- Material supplied:
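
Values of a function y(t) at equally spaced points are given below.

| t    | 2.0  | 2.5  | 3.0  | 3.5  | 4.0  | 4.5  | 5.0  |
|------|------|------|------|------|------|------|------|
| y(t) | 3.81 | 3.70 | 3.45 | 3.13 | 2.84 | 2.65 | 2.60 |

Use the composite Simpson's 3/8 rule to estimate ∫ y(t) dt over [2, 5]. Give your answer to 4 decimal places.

9.4856

h = 0.5, n = 6.
(3h/8)·[y₀ + 3y₁ + 3y₂ + 2y₃ + 3y₄ + 3y₅ + y₆] = 0.1875·(50.59) = 9.4856.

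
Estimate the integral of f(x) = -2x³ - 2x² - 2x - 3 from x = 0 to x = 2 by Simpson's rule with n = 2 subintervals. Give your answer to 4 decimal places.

h = (2 − 0)/2 = 1.
Nodes x₀,…,x₂ = 0, 1, 2.
f(x) = -2x³ - 2x² - 2x - 3: f₀=-3, f₁=-9, f₂=-31.
(h/3)·[f₀ + 4f₁ + f₂] = 0.333333·(-70) = -23.3333.

-23.3333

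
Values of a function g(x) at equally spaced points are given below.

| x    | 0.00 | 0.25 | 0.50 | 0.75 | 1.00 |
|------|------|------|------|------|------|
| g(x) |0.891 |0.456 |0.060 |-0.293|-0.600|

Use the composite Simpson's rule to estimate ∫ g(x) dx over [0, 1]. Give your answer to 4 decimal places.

0.0886

h = 0.25, n = 4.
(h/3)·[y₀ + 4y₁ + 2y₂ + 4y₃ + y₄] = 0.083333·(1.063) = 0.0886.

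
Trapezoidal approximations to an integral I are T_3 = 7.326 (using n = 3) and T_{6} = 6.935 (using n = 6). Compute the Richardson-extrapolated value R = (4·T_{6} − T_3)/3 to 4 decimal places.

R = (4·T_{6} − T_3) / 3 = (4·6.935 − 7.326)/3 = (20.414)/3 = 6.8047.

6.8047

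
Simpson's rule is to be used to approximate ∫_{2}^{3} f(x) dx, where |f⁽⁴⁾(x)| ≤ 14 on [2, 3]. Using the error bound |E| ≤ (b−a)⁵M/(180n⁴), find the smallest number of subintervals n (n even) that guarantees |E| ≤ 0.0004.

4

Need 14/(180n⁴) ≤ 0.0004.
n⁴ ≥ 14/(180·0.0004) = 194.444 ⇒ n ≥ 3.7342, so the smallest even n is 4. (n must be even for Simpson's rule.)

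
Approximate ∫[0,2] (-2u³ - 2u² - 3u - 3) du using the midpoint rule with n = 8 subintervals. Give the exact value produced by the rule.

-25.25

h = (2 − 0)/8 = 0.25.
Midpoints m₁,…,m₈ = 0.125, 0.375, 0.625, 0.875, 1.125, 1.375, 1.625, 1.875.
f(m₁)=-3.41015625, f(m₂)=-4.51171875, f(m₃)=-6.14453125, f(m₄)=-8.49609375, f(m₅)=-11.75390625, f(m₆)=-16.10546875, f(m₇)=-21.73828125, f(m₈)=-28.83984375.
h·[f(m₁) + f(m₂) + f(m₃) + f(m₄) + f(m₅) + f(m₆) + f(m₇) + f(m₈)] = 0.25·(-101) = -25.25.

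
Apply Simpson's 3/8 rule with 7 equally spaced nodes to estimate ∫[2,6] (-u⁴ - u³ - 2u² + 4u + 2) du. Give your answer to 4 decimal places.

-1935.7037

h = (6 − 2)/6 = 0.666667.
Nodes u₀,…,u₆ = 2, 2.666667, 3.333333, 4, 4.666667, 5.333333, 6.
f(u) = -u⁴ - u³ - 2u² + 4u + 2: f₀=-22, f₁=-71.086420, f₂=-167.382716, f₃=-334, f₄=-598.790123, f₅=-994.345679, f₆=-1558.
(3h/8)·[f₀ + 3f₁ + 3f₂ + 2f₃ + 3f₄ + 3f₅ + f₆] = 0.25·(-7742.814815) = -1935.7037.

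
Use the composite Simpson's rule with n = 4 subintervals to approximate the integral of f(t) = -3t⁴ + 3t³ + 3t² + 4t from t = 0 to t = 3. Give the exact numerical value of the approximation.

-40.4296875

h = (3 − 0)/4 = 0.75.
Nodes t₀,…,t₄ = 0, 0.75, 1.5, 2.25, 3.
f(t) = -3t⁴ + 3t³ + 3t² + 4t: f₀=0, f₁=5.00390625, f₂=7.6875, f₃=-18.52734375, f₄=-123.
(h/3)·[f₀ + 4f₁ + 2f₂ + 4f₃ + f₄] = 0.25·(-161.71875) = -40.4296875.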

- Work task:
From the listing above, collect every line that mentions the word "function".

- Answer to this task:
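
Values of a function y(t) at equally spaced points are given below.
Values of a function g(x) at equally spaced points are given below.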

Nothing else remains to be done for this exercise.